Every word of the data below has to be copied faithfully.

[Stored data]

[Start of Attachment]

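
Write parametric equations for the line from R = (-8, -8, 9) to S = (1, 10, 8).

Direction vector d = S - R = (1 + 8, 10 + 8, 8 - 9) = (9, 18, -1)
Parametric form r = R + t·d:
x = -8 + 9t, y = -8 + 18t, z = 9 - t

x = -8 + 9t, y = -8 + 18t, z = 9 - t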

[End of Attachment]

§ RESULT
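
Write parametric equations for the line from R = (-8, -8, 9) to S = (1, 10, 8).

Direction vector d = S - R = (1 + 8, 10 + 8, 8 - 9) = (9, 18, -1)
Parametric form r = R + t·d:
x = -8 + 9t, y = -8 + 18t, z = 9 - t

x = -8 + 9t, y = -8 + 18t, z = 9 - t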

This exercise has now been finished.